▶ **Requirement**:
Look through the entries below and extract exactly the lines from the one containing "[3] Multiply both sides by a: a(a - 2) = 0" through the one containing "Step 5: This", ends included.

▶ **Provided records**:
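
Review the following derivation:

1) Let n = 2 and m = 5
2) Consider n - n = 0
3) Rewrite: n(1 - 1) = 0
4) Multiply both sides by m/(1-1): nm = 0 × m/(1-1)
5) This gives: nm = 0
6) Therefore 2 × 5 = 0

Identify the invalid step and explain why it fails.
Step 4: Multiply both sides by m/(1-1): nm = 0 × m/(1-1)

Step 4 multiplies both sides by m/(1-1). However, 1-1 = 0, so this is multiplication by m/0, which is undefined. We cannot multiply by an undefined expression.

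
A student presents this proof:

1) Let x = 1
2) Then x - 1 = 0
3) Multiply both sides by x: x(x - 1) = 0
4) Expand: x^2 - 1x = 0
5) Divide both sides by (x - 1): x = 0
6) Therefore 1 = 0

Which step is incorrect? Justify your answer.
Step 5: Divide both sides by (x - 1): x = 0

Step 5 divides both sides by (x - 1). However, since x = 1, we have (x - 1) = 0. Division by zero is undefined, making this step invalid.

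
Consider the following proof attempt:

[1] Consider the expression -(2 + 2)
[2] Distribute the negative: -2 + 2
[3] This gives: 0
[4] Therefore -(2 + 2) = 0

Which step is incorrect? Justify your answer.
Step 2: Distribute the negative: -2 + 2

Step 2 incorrectly distributes the negative sign. The correct distribution is -(2 + 2) = -2 - 2 = -4. The negative must be applied to both terms, not just the first. The error treats -(2 + 2) as -2 + 2, which equals 0 instead of -4.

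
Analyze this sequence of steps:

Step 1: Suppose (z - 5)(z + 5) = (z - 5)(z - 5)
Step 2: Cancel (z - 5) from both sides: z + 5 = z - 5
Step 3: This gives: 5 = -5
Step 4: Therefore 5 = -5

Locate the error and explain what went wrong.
Step 2: Cancel (z - 5) from both sides: z + 5 = z - 5

Step 2 cancels (z - 5) from both sides. This is only valid if (z - 5) ≠ 0, i.e., z ≠ 5. When z = 5, both sides equal zero regardless of the other factors. The correct approach requires considering z = 5 as a separate case.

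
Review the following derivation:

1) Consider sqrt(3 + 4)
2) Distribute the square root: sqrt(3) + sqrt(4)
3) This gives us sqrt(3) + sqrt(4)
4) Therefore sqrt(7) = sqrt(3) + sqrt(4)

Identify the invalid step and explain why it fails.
Step 2: Distribute the square root: sqrt(3) + sqrt(4)

Step 2 incorrectly 'distributes' the square root over addition. The square root function does not distribute: sqrt(a + b) ≠ sqrt(a) + sqrt(b). In fact, sqrt(3 + 4) = sqrt(7) ≈ 2.6458, while sqrt(3) + sqrt(4) ≈ 3.7321.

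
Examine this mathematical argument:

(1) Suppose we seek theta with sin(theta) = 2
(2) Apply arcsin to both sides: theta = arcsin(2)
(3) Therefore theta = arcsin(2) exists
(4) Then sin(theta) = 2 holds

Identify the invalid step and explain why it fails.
Step 2: Apply arcsin to both sides: theta = arcsin(2)

Step 2 applies arcsin to 2. However, arcsin(x) is only defined for x in [-1, 1] because sin(theta) can only produce values in that range. Since |2| > 1, arcsin(2) is undefined. There is no angle whose sine equals 2.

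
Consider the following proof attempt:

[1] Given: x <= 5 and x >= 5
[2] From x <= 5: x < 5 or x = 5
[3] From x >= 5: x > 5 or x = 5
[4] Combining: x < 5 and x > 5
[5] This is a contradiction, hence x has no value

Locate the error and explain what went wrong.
Step 4: Combining: x < 5 and x > 5

Step 4 incorrectly combines the conditions. From x <= 5 and x >= 5, the intersection is x = 5. The error treats the 'or' cases as 'and' requirements. The correct conclusion is that x = 5 is the unique solution, not that no solution exists.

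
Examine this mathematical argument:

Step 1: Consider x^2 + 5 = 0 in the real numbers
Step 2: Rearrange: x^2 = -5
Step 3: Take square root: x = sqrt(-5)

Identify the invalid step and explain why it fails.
Step 3: Take square root: x = sqrt(-5)

Step 3 takes the square root of -5, which is negative. In the real number system, the square root of a negative number is undefined. The equation x^2 + 5 = 0 has no real solutions. Square roots of negative numbers only exist in the complex numbers.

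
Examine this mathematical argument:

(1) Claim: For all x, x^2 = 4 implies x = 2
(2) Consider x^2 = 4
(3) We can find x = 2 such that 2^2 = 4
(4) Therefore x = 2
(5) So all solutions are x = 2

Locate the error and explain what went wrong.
Step 4: Therefore x = 2

Step 4 incorrectly concludes that x = 2 is the only solution. The proof shows that x = 2 is A solution (existence), but does not show it is the ONLY solution (uniqueness). In fact, x = -2 is also a solution since (-2)^2 = 4. Finding one solution doesn't prove there are no others.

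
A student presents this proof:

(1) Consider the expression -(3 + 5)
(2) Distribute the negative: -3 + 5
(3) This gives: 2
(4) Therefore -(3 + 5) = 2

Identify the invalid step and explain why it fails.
Step 2: Distribute the negative: -3 + 5

Step 2 incorrectly distributes the negative sign. The correct distribution is -(3 + 5) = -3 - 5 = -8. The negative must be applied to both terms, not just the first. The error treats -(3 + 5) as -3 + 5, which equals 2 instead of -8.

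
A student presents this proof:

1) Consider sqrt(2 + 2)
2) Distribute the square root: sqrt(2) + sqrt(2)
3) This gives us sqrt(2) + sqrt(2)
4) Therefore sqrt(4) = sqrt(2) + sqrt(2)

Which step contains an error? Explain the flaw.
Step 2: Distribute the square root: sqrt(2) + sqrt(2)

Step 2 incorrectly 'distributes' the square root over addition. The square root function does not distribute: sqrt(a + b) ≠ sqrt(a) + sqrt(b). In fact, sqrt(2 + 2) = sqrt(4) ≈ 2.0000, while sqrt(2) + sqrt(2) ≈ 2.8284.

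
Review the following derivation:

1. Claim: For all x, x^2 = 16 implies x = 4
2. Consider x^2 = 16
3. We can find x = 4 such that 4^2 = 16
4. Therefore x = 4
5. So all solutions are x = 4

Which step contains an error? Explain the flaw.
Step 4: Therefore x = 4

Step 4 incorrectly concludes that x = 4 is the only solution. The proof shows that x = 4 is A solution (existence), but does not show it is the ONLY solution (uniqueness). In fact, x = -4 is also a solution since (-4)^2 = 16. Finding one solution doesn't prove there are no others.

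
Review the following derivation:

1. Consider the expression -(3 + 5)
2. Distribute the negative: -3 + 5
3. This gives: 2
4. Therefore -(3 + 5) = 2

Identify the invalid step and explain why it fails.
Step 2: Distribute the negative: -3 + 5

Step 2 incorrectly distributes the negative sign. The correct distribution is -(3 + 5) = -3 - 5 = -8. The negative must be applied to both terms, not just the first. The error treats -(3 + 5) as -3 + 5, which equals 2 instead of -8.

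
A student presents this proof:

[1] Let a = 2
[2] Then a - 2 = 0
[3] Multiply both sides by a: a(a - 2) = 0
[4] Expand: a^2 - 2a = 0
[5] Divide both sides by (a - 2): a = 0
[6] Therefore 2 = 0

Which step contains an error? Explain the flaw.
Step 5: Divide both sides by (a - 2): a = 0

Step 5 divides both sides by (a - 2). However, since a = 2, we have (a - 2) = 0. Division by zero is undefined, making this step invalid.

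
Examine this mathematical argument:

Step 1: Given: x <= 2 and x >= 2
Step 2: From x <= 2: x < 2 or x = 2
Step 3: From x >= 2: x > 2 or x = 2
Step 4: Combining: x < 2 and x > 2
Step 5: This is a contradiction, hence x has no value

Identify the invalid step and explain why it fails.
Step 4: Combining: x < 2 and x > 2

Step 4 incorrectly combines the conditions. From x <= 2 and x >= 2, the intersection is x = 2. The error treats the 'or' cases as 'and' requirements. The correct conclusion is that x = 2 is the unique solution, not that no solution exists.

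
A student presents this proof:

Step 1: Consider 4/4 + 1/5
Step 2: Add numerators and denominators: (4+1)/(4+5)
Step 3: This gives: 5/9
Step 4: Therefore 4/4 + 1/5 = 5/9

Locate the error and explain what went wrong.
Step 2: Add numerators and denominators: (4+1)/(4+5)

Step 2 incorrectly adds fractions by separately adding numerators and denominators. This is wrong. The correct method requires a common denominator: 4/4 + 1/5 = (4×5 + 1×4)/(4×5) = 24/20 = 6/5. The method used gives 5/9, which is different.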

▶ **Written answer**:
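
[3] Multiply both sides by a: a(a - 2) = 0
[4] Expand: a^2 - 2a = 0
[5] Divide both sides by (a - 2): a = 0
[6] Therefore 2 = 0

Which step contains an error? Explain the flaw.
Step 5: Divide both sides by (a - 2): a = 0

Step 5 divides both sides by (a - 2). However, since a = 2, we have (a - 2) = 0. Division by zero is undefined, making this step invalid.

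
Examine this mathematical argument:

Step 1: Given: x <= 2 and x >= 2
Step 2: From x <= 2: x < 2 or x = 2
Step 3: From x >= 2: x > 2 or x = 2
Step 4: Combining: x < 2 and x > 2
Step 5: This is a contradiction, hence x has no value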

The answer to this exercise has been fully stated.